───── DATA ─────

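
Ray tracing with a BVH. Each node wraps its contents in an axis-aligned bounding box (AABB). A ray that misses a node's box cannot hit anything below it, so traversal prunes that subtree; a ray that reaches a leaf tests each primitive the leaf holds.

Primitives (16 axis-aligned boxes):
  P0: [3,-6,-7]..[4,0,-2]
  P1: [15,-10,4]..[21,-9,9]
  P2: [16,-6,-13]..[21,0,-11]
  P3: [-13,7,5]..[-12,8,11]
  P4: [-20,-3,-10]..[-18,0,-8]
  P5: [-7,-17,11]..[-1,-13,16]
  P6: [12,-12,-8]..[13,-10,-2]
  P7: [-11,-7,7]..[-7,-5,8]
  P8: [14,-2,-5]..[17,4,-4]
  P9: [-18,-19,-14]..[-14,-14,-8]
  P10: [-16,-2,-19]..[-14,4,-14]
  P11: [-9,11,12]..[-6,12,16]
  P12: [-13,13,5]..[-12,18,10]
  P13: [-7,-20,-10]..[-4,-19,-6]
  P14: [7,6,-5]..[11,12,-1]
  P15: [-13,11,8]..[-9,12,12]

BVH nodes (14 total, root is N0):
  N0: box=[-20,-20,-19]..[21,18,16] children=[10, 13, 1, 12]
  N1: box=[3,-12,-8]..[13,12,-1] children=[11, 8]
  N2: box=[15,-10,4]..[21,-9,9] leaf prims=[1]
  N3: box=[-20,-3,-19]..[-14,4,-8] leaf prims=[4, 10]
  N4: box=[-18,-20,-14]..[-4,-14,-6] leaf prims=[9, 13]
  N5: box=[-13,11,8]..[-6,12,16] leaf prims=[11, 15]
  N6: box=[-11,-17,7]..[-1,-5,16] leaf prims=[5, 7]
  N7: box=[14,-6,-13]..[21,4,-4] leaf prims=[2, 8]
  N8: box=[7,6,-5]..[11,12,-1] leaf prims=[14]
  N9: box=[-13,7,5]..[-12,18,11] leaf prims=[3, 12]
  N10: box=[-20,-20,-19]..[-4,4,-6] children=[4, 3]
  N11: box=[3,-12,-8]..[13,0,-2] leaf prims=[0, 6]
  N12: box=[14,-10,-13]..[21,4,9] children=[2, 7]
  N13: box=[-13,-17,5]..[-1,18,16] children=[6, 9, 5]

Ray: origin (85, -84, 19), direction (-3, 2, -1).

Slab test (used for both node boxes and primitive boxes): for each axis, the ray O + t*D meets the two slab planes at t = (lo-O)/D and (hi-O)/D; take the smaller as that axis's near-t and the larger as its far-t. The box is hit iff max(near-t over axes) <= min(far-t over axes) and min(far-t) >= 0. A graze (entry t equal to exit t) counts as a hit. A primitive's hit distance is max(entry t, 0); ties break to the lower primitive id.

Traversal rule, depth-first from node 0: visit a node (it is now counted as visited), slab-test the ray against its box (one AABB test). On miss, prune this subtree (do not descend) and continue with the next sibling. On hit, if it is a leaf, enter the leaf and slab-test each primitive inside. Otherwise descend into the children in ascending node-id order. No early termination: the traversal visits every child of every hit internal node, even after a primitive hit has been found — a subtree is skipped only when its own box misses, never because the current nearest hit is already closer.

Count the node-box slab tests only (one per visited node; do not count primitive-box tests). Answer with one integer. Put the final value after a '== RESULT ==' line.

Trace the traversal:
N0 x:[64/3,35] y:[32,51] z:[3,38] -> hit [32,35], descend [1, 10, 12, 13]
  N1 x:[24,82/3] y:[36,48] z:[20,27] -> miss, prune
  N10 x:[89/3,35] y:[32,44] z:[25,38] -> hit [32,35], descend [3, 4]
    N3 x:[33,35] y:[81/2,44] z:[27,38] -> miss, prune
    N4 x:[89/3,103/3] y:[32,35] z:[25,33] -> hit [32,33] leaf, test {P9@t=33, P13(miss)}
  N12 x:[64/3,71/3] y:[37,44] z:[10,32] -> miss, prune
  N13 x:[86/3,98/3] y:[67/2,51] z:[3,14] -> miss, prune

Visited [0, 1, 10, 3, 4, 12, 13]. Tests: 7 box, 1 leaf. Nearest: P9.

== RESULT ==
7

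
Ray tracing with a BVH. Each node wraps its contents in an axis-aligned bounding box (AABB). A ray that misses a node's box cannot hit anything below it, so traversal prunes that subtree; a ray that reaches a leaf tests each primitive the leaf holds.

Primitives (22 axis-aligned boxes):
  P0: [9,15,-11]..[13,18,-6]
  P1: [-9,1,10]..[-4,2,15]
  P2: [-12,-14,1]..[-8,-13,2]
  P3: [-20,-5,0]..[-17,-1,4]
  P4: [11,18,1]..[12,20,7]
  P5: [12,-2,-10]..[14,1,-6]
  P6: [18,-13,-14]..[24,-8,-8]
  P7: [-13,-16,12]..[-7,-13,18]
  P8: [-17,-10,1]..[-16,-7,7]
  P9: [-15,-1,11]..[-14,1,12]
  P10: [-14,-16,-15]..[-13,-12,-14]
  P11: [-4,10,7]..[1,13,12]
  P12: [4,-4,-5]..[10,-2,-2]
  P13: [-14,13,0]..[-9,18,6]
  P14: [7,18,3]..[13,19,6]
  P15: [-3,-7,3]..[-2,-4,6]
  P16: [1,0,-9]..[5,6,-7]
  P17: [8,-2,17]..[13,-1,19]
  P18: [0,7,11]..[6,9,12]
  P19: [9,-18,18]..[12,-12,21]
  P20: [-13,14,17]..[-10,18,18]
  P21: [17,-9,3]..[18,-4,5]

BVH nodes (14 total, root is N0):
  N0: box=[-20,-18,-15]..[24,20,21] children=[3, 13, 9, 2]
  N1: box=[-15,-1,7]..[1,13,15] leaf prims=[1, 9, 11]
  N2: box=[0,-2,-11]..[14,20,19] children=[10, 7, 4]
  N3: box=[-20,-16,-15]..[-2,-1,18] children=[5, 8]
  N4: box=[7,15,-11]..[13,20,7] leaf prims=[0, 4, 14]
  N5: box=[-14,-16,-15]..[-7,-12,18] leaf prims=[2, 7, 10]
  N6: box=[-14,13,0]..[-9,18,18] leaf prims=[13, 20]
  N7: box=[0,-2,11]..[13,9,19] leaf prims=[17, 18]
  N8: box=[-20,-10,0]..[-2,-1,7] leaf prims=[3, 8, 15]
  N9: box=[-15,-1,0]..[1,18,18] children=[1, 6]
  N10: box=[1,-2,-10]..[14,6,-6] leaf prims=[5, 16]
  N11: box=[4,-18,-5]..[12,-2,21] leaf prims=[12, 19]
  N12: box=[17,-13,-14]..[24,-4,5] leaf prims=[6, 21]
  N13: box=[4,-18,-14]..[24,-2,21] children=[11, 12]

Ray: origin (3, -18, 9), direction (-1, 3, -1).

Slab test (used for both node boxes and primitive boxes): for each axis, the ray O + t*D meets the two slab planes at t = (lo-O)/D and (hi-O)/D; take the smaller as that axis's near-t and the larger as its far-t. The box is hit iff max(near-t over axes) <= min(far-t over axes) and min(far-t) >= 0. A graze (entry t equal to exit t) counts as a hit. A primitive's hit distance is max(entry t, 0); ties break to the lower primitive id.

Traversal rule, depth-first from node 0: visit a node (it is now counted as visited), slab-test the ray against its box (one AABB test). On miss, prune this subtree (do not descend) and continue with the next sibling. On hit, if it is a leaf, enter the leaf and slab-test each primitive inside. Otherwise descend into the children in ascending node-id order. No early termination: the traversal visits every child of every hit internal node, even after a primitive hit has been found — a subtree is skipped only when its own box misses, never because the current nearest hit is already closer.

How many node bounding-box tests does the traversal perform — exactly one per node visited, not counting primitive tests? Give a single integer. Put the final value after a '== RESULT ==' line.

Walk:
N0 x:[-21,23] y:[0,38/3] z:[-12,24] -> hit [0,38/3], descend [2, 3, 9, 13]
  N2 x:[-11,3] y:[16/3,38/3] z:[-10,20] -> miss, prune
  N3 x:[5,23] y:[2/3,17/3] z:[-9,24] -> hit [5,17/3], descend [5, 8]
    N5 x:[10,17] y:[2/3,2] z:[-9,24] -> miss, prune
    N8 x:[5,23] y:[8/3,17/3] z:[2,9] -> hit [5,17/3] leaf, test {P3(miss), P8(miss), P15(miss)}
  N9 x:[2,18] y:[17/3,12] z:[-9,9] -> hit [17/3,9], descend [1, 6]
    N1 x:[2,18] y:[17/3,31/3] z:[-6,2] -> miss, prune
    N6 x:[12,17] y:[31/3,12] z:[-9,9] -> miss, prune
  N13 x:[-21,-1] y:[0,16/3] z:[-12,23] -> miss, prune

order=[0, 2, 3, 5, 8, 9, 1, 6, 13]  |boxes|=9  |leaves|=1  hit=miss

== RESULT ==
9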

─────

TASK PROMPT:
Your task is to quote the lines above, beginning with the first and ending with the one that holds "N13: box=[-13,-17,5]..[-1,18,16] children=[6, 9, 5]".

TASK SOLUTION:
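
Ray tracing with a BVH. Each node wraps its contents in an axis-aligned bounding box (AABB). A ray that misses a node's box cannot hit anything below it, so traversal prunes that subtree; a ray that reaches a leaf tests each primitive the leaf holds.

Primitives (16 axis-aligned boxes):
  P0: [3,-6,-7]..[4,0,-2]
  P1: [15,-10,4]..[21,-9,9]
  P2: [16,-6,-13]..[21,0,-11]
  P3: [-13,7,5]..[-12,8,11]
  P4: [-20,-3,-10]..[-18,0,-8]
  P5: [-7,-17,11]..[-1,-13,16]
  P6: [12,-12,-8]..[13,-10,-2]
  P7: [-11,-7,7]..[-7,-5,8]
  P8: [14,-2,-5]..[17,4,-4]
  P9: [-18,-19,-14]..[-14,-14,-8]
  P10: [-16,-2,-19]..[-14,4,-14]
  P11: [-9,11,12]..[-6,12,16]
  P12: [-13,13,5]..[-12,18,10]
  P13: [-7,-20,-10]..[-4,-19,-6]
  P14: [7,6,-5]..[11,12,-1]
  P15: [-13,11,8]..[-9,12,12]

BVH nodes (14 total, root is N0):
  N0: box=[-20,-20,-19]..[21,18,16] children=[10, 13, 1, 12]
  N1: box=[3,-12,-8]..[13,12,-1] children=[11, 8]
  N2: box=[15,-10,4]..[21,-9,9] leaf prims=[1]
  N3: box=[-20,-3,-19]..[-14,4,-8] leaf prims=[4, 10]
  N4: box=[-18,-20,-14]..[-4,-14,-6] leaf prims=[9, 13]
  N5: box=[-13,11,8]..[-6,12,16] leaf prims=[11, 15]
  N6: box=[-11,-17,7]..[-1,-5,16] leaf prims=[5, 7]
  N7: box=[14,-6,-13]..[21,4,-4] leaf prims=[2, 8]
  N8: box=[7,6,-5]..[11,12,-1] leaf prims=[14]
  N9: box=[-13,7,5]..[-12,18,11] leaf prims=[3, 12]
  N10: box=[-20,-20,-19]..[-4,4,-6] children=[4, 3]
  N11: box=[3,-12,-8]..[13,0,-2] leaf prims=[0, 6]
  N12: box=[14,-10,-13]..[21,4,9] children=[2, 7]
  N13: box=[-13,-17,5]..[-1,18,16] children=[6, 9, 5]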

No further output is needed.